▶ _What needs to be done_:
Nothing in the listing below should change; retype it as is.

▶ _Given records_:
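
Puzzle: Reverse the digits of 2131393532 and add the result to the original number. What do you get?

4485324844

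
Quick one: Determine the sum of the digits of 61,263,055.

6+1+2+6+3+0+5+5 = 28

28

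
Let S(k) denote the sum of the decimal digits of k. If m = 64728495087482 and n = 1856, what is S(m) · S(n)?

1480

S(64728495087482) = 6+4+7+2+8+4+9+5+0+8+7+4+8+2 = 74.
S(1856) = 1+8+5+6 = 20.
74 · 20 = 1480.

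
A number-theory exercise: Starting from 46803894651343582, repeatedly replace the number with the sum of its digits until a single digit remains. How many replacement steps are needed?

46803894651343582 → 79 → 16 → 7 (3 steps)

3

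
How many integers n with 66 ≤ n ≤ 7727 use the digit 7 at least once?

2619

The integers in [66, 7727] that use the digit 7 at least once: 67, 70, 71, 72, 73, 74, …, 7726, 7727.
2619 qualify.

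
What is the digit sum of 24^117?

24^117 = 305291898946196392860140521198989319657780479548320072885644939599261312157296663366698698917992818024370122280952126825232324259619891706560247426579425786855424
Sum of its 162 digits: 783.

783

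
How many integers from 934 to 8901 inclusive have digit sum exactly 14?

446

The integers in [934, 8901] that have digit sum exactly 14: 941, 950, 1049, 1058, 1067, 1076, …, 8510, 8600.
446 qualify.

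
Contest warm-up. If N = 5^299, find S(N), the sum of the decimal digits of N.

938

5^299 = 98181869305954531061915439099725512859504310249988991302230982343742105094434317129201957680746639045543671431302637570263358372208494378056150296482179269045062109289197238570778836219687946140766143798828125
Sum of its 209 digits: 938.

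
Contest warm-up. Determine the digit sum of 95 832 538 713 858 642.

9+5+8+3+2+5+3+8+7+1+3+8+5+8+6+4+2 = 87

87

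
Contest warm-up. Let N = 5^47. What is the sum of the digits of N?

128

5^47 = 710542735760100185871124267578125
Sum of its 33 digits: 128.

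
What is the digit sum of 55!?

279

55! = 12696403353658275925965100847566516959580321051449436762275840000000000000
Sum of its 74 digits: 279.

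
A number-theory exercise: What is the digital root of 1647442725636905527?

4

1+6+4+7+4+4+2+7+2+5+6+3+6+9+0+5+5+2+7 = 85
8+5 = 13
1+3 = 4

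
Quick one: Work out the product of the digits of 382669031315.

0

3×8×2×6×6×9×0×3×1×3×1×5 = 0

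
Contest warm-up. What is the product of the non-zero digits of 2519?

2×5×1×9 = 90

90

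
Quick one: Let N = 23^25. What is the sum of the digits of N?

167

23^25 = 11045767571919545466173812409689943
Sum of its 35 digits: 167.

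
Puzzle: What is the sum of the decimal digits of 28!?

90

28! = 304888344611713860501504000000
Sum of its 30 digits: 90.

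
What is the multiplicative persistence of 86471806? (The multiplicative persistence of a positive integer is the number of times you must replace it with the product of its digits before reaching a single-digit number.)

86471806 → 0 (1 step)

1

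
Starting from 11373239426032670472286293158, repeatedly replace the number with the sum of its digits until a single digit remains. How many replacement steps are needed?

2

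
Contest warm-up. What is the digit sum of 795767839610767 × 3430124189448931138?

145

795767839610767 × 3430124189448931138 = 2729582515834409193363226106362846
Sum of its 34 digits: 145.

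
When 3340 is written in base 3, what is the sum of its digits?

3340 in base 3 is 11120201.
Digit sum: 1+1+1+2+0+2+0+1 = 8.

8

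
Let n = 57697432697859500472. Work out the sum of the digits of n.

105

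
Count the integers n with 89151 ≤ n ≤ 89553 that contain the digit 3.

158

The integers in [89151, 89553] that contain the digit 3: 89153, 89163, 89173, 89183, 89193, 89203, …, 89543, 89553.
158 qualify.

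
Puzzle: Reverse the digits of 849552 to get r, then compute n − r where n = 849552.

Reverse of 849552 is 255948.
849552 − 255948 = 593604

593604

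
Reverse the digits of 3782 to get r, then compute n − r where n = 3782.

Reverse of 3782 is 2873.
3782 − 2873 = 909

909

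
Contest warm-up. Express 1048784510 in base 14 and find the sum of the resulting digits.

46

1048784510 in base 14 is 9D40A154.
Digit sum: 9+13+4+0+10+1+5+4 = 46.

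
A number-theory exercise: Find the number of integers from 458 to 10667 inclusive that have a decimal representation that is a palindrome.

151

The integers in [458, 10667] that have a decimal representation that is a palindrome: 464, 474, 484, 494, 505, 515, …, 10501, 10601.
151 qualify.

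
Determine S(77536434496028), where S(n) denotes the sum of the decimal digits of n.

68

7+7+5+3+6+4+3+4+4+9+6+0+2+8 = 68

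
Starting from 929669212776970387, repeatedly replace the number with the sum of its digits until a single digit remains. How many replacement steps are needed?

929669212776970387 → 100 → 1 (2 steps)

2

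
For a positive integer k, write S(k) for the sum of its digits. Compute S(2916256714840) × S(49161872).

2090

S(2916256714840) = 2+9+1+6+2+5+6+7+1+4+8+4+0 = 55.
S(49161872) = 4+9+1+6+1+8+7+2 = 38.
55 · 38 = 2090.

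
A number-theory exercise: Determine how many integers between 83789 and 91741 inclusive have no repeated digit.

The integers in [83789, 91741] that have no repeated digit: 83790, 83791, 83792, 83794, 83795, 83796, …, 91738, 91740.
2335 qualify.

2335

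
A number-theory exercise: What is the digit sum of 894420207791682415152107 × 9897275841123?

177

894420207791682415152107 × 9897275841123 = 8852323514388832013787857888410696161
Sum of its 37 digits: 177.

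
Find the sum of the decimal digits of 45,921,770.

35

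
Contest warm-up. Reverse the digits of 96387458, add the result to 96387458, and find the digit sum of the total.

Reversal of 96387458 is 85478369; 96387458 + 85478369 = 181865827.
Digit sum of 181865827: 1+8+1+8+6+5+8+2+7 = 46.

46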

▶ _Exercise solution_:
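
Puzzle: Reverse the digits of 2131393532 and add the result to the original number. What do you get?

4485324844

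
Quick one: Determine the sum of the digits of 61,263,055.

6+1+2+6+3+0+5+5 = 28

28

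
Let S(k) denote the sum of the decimal digits of k. If m = 64728495087482 and n = 1856, what is S(m) · S(n)?

1480

S(64728495087482) = 6+4+7+2+8+4+9+5+0+8+7+4+8+2 = 74.
S(1856) = 1+8+5+6 = 20.
74 · 20 = 1480.

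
A number-theory exercise: Starting from 46803894651343582, repeatedly replace the number with the sum of its digits until a single digit remains. How many replacement steps are needed?

46803894651343582 → 79 → 16 → 7 (3 steps)

3

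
How many integers n with 66 ≤ n ≤ 7727 use the digit 7 at least once?

2619

The integers in [66, 7727] that use the digit 7 at least once: 67, 70, 71, 72, 73, 74, …, 7726, 7727.
2619 qualify.

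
What is the digit sum of 24^117?

24^117 = 305291898946196392860140521198989319657780479548320072885644939599261312157296663366698698917992818024370122280952126825232324259619891706560247426579425786855424
Sum of its 162 digits: 783.

783

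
How many integers from 934 to 8901 inclusive have digit sum exactly 14?

446

The integers in [934, 8901] that have digit sum exactly 14: 941, 950, 1049, 1058, 1067, 1076, …, 8510, 8600.
446 qualify.

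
Contest warm-up. If N = 5^299, find S(N), the sum of the decimal digits of N.

938

5^299 = 98181869305954531061915439099725512859504310249988991302230982343742105094434317129201957680746639045543671431302637570263358372208494378056150296482179269045062109289197238570778836219687946140766143798828125
Sum of its 209 digits: 938.

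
Contest warm-up. Determine the digit sum of 95 832 538 713 858 642.

9+5+8+3+2+5+3+8+7+1+3+8+5+8+6+4+2 = 87

87

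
Contest warm-up. Let N = 5^47. What is the sum of the digits of N?

128

5^47 = 710542735760100185871124267578125
Sum of its 33 digits: 128.

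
What is the digit sum of 55!?

279

55! = 12696403353658275925965100847566516959580321051449436762275840000000000000
Sum of its 74 digits: 279.

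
A number-theory exercise: What is the digital root of 1647442725636905527?

4

1+6+4+7+4+4+2+7+2+5+6+3+6+9+0+5+5+2+7 = 85
8+5 = 13
1+3 = 4

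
Quick one: Work out the product of the digits of 382669031315.

0

3×8×2×6×6×9×0×3×1×3×1×5 = 0

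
Contest warm-up. What is the product of the non-zero digits of 2519?

2×5×1×9 = 90

90

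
Quick one: Let N = 23^25. What is the sum of the digits of N?

167

23^25 = 11045767571919545466173812409689943
Sum of its 35 digits: 167.

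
Puzzle: What is the sum of the decimal digits of 28!?

90

28! = 304888344611713860501504000000
Sum of its 30 digits: 90.

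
What is the multiplicative persistence of 86471806? (The multiplicative persistence of a positive integer is the number of times you must replace it with the product of its digits before reaching a single-digit number.)

86471806 → 0 (1 step)

1

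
Starting from 11373239426032670472286293158, repeatedly replace the number with the sum of its digits until a single digit remains. How many replacement steps are needed?

2

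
Contest warm-up. What is the digit sum of 795767839610767 × 3430124189448931138?

145

795767839610767 × 3430124189448931138 = 2729582515834409193363226106362846
Sum of its 34 digits: 145.

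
When 3340 is written in base 3, what is the sum of its digits?

3340 in base 3 is 11120201.
Digit sum: 1+1+1+2+0+2+0+1 = 8.

8

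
Let n = 57697432697859500472. Work out the sum of the digits of n.

105

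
Count the integers n with 89151 ≤ n ≤ 89553 that contain the digit 3.

158

The integers in [89151, 89553] that contain the digit 3: 89153, 89163, 89173, 89183, 89193, 89203, …, 89543, 89553.
158 qualify.

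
Puzzle: Reverse the digits of 849552 to get r, then compute n − r where n = 849552.

Reverse of 849552 is 255948.
849552 − 255948 = 593604

593604

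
Reverse the digits of 3782 to get r, then compute n − r where n = 3782.

Reverse of 3782 is 2873.
3782 − 2873 = 909

909

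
Contest warm-up. Express 1048784510 in base 14 and find the sum of the resulting digits.

46

1048784510 in base 14 is 9D40A154.
Digit sum: 9+13+4+0+10+1+5+4 = 46.

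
A number-theory exercise: Find the number of integers from 458 to 10667 inclusive that have a decimal representation that is a palindrome.

151

The integers in [458, 10667] that have a decimal representation that is a palindrome: 464, 474, 484, 494, 505, 515, …, 10501, 10601.
151 qualify.

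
Determine S(77536434496028), where S(n) denotes the sum of the decimal digits of n.

68

7+7+5+3+6+4+3+4+4+9+6+0+2+8 = 68

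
Starting from 929669212776970387, repeatedly replace the number with the sum of its digits until a single digit remains. How many replacement steps are needed?

929669212776970387 → 100 → 1 (2 steps)

2

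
For a positive integer k, write S(k) for the sum of its digits. Compute S(2916256714840) × S(49161872).

2090

S(2916256714840) = 2+9+1+6+2+5+6+7+1+4+8+4+0 = 55.
S(49161872) = 4+9+1+6+1+8+7+2 = 38.
55 · 38 = 2090.

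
A number-theory exercise: Determine how many integers between 83789 and 91741 inclusive have no repeated digit.

The integers in [83789, 91741] that have no repeated digit: 83790, 83791, 83792, 83794, 83795, 83796, …, 91738, 91740.
2335 qualify.

2335

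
A number-theory exercise: What is the digit sum of 894420207791682415152107 × 9897275841123?

177

894420207791682415152107 × 9897275841123 = 8852323514388832013787857888410696161
Sum of its 37 digits: 177.

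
Find the sum of the decimal digits of 45,921,770.

35

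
Contest warm-up. Reverse the digits of 96387458, add the result to 96387458, and find the digit sum of the total.

Reversal of 96387458 is 85478369; 96387458 + 85478369 = 181865827.
Digit sum of 181865827: 1+8+1+8+6+5+8+2+7 = 46.

46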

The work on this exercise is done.